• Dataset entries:
◇ ◇ ◇ ◇ ◇ ◇ ◇
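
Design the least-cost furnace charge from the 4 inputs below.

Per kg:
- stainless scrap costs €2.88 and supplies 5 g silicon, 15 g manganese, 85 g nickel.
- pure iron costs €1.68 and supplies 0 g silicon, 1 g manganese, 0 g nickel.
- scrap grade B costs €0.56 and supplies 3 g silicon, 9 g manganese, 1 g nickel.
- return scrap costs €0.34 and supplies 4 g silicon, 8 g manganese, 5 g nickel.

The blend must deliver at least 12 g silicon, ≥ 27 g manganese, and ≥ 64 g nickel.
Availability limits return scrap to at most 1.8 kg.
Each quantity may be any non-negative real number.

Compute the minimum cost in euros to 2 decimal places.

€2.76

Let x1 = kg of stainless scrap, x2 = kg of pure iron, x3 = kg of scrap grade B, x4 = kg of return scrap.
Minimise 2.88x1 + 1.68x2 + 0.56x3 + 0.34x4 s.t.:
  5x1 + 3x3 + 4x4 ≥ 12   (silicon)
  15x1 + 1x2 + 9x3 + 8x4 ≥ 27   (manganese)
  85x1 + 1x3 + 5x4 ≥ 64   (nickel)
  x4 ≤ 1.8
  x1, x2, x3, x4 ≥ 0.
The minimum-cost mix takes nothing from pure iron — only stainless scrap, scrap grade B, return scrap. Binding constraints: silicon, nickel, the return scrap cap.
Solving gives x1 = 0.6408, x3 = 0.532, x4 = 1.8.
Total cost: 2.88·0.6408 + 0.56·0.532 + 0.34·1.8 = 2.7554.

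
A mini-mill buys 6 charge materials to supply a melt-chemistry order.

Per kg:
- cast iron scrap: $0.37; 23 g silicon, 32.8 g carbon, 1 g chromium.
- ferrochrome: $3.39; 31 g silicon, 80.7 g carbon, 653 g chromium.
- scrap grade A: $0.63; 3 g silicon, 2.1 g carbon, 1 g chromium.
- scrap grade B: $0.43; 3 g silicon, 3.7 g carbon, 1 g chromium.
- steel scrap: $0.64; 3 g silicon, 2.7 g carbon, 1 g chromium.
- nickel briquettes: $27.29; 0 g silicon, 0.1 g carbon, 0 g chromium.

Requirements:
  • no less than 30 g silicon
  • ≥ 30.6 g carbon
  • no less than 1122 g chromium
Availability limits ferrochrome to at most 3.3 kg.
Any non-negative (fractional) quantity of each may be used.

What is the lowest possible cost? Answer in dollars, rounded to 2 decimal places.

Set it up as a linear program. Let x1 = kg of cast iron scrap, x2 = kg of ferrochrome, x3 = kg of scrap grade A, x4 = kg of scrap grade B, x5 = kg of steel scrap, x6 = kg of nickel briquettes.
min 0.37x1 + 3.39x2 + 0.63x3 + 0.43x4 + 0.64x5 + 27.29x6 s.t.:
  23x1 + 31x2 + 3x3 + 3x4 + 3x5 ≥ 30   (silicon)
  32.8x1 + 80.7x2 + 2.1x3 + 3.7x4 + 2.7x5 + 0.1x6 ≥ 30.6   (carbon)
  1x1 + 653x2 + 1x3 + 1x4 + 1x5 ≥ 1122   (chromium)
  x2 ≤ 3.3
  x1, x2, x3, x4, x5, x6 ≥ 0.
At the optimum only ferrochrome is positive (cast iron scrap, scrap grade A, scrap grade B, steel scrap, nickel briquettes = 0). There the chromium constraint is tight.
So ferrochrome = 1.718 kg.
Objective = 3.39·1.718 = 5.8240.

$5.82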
◇ ◇ ◇ ◇ ◇ ◇ ◇
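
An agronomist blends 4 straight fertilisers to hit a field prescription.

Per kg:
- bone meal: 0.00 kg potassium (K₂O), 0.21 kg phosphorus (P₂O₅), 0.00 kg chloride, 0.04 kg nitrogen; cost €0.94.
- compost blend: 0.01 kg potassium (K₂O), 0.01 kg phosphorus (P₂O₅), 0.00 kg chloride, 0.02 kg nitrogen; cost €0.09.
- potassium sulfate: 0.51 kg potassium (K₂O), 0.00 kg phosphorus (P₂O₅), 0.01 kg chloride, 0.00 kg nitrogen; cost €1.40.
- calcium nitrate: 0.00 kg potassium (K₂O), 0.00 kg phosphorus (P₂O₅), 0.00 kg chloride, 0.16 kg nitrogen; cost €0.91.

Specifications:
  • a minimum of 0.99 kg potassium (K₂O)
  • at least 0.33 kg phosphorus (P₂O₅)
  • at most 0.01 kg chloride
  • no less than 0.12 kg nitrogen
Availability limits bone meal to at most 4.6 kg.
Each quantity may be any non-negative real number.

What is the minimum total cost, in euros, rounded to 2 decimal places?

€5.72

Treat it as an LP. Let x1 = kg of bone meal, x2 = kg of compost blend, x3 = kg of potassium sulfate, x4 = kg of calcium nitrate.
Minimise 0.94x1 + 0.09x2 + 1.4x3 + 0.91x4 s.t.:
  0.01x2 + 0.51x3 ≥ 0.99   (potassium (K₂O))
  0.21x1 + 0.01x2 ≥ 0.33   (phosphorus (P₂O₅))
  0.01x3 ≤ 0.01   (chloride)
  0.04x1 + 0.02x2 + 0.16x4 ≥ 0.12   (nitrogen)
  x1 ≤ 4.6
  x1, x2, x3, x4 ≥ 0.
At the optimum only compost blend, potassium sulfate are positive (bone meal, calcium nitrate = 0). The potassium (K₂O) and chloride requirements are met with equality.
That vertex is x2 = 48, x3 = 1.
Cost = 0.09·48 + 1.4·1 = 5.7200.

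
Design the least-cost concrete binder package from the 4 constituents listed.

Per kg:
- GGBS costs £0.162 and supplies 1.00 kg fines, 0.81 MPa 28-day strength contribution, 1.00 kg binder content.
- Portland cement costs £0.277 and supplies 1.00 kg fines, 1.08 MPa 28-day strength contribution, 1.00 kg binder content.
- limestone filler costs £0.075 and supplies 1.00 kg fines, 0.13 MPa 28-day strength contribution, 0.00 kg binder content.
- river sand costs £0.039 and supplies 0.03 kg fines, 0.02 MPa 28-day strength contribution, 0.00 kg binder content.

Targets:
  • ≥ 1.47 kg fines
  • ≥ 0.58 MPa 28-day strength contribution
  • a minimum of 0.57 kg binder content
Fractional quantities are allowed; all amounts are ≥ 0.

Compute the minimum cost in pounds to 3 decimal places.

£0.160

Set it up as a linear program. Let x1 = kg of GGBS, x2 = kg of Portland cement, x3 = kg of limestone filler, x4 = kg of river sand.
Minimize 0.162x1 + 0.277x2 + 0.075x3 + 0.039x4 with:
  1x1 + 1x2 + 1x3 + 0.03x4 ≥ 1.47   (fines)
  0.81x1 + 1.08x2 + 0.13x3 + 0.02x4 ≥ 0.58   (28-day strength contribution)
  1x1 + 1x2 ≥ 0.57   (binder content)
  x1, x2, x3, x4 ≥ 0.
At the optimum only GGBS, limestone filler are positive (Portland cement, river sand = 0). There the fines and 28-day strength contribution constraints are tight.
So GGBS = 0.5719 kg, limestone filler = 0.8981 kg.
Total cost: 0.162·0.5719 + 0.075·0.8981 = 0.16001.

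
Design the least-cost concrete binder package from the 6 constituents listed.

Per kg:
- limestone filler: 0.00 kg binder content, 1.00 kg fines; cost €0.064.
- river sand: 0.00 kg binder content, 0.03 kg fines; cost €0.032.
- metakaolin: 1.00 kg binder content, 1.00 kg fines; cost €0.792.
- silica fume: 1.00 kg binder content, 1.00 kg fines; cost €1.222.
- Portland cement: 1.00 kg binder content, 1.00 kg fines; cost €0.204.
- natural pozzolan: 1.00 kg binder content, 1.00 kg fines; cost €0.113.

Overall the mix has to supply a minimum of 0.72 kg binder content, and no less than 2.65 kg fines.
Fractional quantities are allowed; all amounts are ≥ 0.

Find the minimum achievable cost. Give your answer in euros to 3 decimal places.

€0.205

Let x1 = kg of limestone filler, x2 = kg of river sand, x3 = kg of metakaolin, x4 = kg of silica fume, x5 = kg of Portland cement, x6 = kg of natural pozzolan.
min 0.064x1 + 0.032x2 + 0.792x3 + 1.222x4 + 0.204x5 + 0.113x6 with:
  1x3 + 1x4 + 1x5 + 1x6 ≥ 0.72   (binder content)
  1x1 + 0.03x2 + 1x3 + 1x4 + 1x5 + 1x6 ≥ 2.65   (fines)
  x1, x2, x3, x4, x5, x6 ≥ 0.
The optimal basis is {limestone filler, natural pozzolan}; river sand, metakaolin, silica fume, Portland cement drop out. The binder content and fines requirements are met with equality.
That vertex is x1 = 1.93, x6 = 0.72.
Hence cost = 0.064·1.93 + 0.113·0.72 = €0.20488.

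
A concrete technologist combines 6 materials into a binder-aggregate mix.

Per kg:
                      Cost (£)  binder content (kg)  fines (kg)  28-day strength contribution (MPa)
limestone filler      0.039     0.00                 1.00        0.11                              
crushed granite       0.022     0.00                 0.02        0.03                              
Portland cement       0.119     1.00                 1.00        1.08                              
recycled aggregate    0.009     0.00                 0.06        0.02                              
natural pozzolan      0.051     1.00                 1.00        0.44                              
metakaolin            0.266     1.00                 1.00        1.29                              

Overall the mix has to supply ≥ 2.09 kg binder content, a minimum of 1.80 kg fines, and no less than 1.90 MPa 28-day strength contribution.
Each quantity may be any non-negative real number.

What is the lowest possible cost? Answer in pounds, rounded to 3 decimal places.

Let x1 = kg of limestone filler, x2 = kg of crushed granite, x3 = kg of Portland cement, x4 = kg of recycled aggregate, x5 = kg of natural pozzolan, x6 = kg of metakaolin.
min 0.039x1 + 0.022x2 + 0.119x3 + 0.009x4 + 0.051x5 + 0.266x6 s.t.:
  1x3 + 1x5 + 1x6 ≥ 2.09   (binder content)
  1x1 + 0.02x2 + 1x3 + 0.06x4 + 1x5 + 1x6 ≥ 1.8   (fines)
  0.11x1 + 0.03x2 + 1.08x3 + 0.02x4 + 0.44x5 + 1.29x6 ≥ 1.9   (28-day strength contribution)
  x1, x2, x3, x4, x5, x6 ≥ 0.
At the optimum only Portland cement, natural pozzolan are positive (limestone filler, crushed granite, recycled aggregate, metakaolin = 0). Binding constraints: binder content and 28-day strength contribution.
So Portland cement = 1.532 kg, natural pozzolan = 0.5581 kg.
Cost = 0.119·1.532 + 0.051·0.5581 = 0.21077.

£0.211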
◇ ◇ ◇ ◇ ◇ ◇ ◇
• WHAT IS REQUIRED:
Copy out every line from the data above that has "Overall" in it.

• TASK OUTPUT:
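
Overall the mix has to supply a minimum of 0.72 kg binder content, and no less than 2.65 kg fines.
Overall the mix has to supply ≥ 2.09 kg binder content, a minimum of 1.80 kg fines, and no less than 1.90 MPa 28-day strength contribution.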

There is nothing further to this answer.